All entries must be given again in full, exactly as they were supplied.

» Provided material
= Beginning of Section =

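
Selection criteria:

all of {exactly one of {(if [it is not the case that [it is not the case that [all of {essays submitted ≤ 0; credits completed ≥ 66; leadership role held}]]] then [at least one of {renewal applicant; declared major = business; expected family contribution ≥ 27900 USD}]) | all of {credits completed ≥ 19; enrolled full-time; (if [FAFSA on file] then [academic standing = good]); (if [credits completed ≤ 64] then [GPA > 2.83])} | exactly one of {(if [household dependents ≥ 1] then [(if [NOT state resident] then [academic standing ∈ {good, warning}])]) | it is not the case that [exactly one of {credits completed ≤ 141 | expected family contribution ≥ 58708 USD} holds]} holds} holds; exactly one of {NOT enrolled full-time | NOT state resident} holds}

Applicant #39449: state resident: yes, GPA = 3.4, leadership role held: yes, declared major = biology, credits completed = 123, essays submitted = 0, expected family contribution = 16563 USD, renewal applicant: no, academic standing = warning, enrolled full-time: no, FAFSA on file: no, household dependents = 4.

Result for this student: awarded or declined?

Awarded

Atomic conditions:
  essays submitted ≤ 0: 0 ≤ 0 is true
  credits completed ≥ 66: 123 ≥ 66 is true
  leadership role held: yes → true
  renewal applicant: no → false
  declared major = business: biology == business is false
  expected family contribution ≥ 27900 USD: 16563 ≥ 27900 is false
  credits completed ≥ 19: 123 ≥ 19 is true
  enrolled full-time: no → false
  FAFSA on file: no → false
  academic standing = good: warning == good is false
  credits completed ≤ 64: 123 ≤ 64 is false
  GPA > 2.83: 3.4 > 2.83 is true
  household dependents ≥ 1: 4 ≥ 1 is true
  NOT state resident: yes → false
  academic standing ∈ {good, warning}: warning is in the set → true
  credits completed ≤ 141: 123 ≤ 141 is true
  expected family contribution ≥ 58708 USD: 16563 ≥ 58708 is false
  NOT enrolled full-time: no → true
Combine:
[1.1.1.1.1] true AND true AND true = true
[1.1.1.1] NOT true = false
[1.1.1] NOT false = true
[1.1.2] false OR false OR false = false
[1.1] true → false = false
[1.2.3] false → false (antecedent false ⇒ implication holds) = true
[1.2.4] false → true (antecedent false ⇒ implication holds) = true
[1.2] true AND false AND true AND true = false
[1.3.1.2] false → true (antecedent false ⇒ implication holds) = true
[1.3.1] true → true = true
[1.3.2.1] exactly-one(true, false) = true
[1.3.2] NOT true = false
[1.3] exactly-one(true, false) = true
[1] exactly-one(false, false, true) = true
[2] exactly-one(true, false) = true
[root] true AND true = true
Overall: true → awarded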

= End of Section =

» Expected answer
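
Selection criteria:

all of {exactly one of {(if [it is not the case that [it is not the case that [all of {essays submitted ≤ 0; credits completed ≥ 66; leadership role held}]]] then [at least one of {renewal applicant; declared major = business; expected family contribution ≥ 27900 USD}]) | all of {credits completed ≥ 19; enrolled full-time; (if [FAFSA on file] then [academic standing = good]); (if [credits completed ≤ 64] then [GPA > 2.83])} | exactly one of {(if [household dependents ≥ 1] then [(if [NOT state resident] then [academic standing ∈ {good, warning}])]) | it is not the case that [exactly one of {credits completed ≤ 141 | expected family contribution ≥ 58708 USD} holds]} holds} holds; exactly one of {NOT enrolled full-time | NOT state resident} holds}

Applicant #39449: state resident: yes, GPA = 3.4, leadership role held: yes, declared major = biology, credits completed = 123, essays submitted = 0, expected family contribution = 16563 USD, renewal applicant: no, academic standing = warning, enrolled full-time: no, FAFSA on file: no, household dependents = 4.

Result for this student: awarded or declined?

Awarded

Atomic conditions:
  essays submitted ≤ 0: 0 ≤ 0 is true
  credits completed ≥ 66: 123 ≥ 66 is true
  leadership role held: yes → true
  renewal applicant: no → false
  declared major = business: biology == business is false
  expected family contribution ≥ 27900 USD: 16563 ≥ 27900 is false
  credits completed ≥ 19: 123 ≥ 19 is true
  enrolled full-time: no → false
  FAFSA on file: no → false
  academic standing = good: warning == good is false
  credits completed ≤ 64: 123 ≤ 64 is false
  GPA > 2.83: 3.4 > 2.83 is true
  household dependents ≥ 1: 4 ≥ 1 is true
  NOT state resident: yes → false
  academic standing ∈ {good, warning}: warning is in the set → true
  credits completed ≤ 141: 123 ≤ 141 is true
  expected family contribution ≥ 58708 USD: 16563 ≥ 58708 is false
  NOT enrolled full-time: no → true
Combine:
[1.1.1.1.1] true AND true AND true = true
[1.1.1.1] NOT true = false
[1.1.1] NOT false = true
[1.1.2] false OR false OR false = false
[1.1] true → false = false
[1.2.3] false → false (antecedent false ⇒ implication holds) = true
[1.2.4] false → true (antecedent false ⇒ implication holds) = true
[1.2] true AND false AND true AND true = false
[1.3.1.2] false → true (antecedent false ⇒ implication holds) = true
[1.3.1] true → true = true
[1.3.2.1] exactly-one(true, false) = true
[1.3.2] NOT true = false
[1.3] exactly-one(true, false) = true
[1] exactly-one(false, false, true) = true
[2] exactly-one(true, false) = true
[root] true AND true = true
Overall: true → awarded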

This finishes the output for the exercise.